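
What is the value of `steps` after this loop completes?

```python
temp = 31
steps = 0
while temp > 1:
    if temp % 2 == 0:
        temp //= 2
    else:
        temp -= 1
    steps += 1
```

Steps to reduce 31 to 1
`steps` takes the values: 0 → 1 → 2 → 3 → 4 → 5 → 6 → 7 → 8

Answer: 8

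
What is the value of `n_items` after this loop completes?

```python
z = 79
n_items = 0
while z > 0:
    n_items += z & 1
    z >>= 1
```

Count set bits in 79 (binary: 0b1001111)
`n_items` takes the values: 0 → 1 → 2 → 3 → 4 → 5

Answer: 5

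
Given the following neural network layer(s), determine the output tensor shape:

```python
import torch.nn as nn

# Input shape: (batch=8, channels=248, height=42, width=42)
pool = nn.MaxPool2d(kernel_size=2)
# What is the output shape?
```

Input: (8, 248, 42, 42) -> Output: (8, 248, 21, 21)

Answer: (8, 248, 21, 21)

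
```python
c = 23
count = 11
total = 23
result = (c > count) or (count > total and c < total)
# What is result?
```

Trace:
`c = 23` → c = 23
`count = 11` → count = 11
`total = 23` → total = 23
`result = (c > count) or (count > total and c < total)` → result = True
So result = True

Answer: True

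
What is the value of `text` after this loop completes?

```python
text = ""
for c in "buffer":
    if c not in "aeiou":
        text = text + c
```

Remove vowels from 'buffer'
`text` takes the values: "" → "b" → "bf" → "bff" → "bffr"

Answer: "bffr"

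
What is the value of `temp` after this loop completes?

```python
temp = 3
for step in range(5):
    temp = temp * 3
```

Multiply by 3, 5 times: 3 * 3^5 = 729
`temp` takes the values: 3 → 9 → 27 → 81 → 243 → 729

Answer: 729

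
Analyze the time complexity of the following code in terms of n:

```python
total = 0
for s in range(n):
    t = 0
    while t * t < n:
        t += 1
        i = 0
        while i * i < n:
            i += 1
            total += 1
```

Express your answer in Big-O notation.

Each loop level contributes: n × √n × √n. Multiplying the contributions gives O(n^2).

Answer: O(n^2)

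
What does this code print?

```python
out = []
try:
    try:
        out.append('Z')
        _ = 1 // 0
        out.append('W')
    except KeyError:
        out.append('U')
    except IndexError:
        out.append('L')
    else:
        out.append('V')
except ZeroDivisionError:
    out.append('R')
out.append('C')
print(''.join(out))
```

Execution trace: 'Z' (try body) → 'R' (outer except ZeroDivisionError) → 'C' (after the try/except). Output: ZRC

Answer: ZRC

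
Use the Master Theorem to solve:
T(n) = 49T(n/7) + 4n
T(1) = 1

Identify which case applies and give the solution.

a=49, b=7, f(n)=4n. log_7(49) = 2. Since c=1 < 2, Case 1 applies: T(n) = Θ(n^log_b(a)) = O(n^2).

Answer: O(n^2) - Case 1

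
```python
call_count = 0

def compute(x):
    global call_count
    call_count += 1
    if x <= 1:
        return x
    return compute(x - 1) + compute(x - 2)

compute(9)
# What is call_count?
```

Calls(x) = 1 + Calls(x-1) + Calls(x-2); Calls(0)=Calls(1)=1. For x=9 this gives 109.

Answer: 109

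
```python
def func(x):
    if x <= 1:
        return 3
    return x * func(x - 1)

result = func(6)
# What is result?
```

func(6) = 6 * 5 * 4 * 3 * 2 * 3 = 2160

Answer: 2160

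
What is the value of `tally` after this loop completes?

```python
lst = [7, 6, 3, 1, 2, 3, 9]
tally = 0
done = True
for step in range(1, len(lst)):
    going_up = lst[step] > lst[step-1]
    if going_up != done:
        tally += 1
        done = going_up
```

Count direction changes in [7, 6, 3, 1, 2, 3, 9]
`tally` takes the values: 0 → 1 → 2

Answer: 2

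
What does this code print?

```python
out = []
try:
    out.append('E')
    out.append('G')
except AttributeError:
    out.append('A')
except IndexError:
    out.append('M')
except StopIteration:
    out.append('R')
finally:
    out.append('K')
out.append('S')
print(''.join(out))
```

Execution trace: 'E' (try body) → 'G' (try body, no exception) → 'K' (finally) → 'S' (after the try/except). Output: EGKS

Answer: EGKS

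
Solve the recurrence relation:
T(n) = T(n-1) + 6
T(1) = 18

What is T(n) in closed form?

Unrolling: T(n) = T(1) + 6·(n-1) = 18 + 6(n-1) = 6n + 12.

Answer: T(n) = 6n + 12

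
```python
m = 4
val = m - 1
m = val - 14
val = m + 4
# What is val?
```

Trace:
`m = 4` → m = 4
`val = m - 1` → val = 3
`m = val - 14` → m = -11
`val = m + 4` → val = -7
So val = -7

Answer: -7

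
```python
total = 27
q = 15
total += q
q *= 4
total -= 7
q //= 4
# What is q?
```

Trace:
`total = 27` → total = 27
`q = 15` → q = 15
`total += q` → total = 42
`q *= 4` → q = 60
`total -= 7` → total = 35
`q //= 4` → q = 15
So q = 15

Answer: 15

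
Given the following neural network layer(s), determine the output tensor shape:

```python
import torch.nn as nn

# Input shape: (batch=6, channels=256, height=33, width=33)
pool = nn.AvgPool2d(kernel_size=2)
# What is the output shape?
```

Input: (6, 256, 33, 33) -> Output: (6, 256, 16, 16)

Answer: (6, 256, 16, 16)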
──────────
**The problem**
Write down how many lines of the data above carry the word "IndexError". Nothing else belongs in the answer.

**Exercise result**
2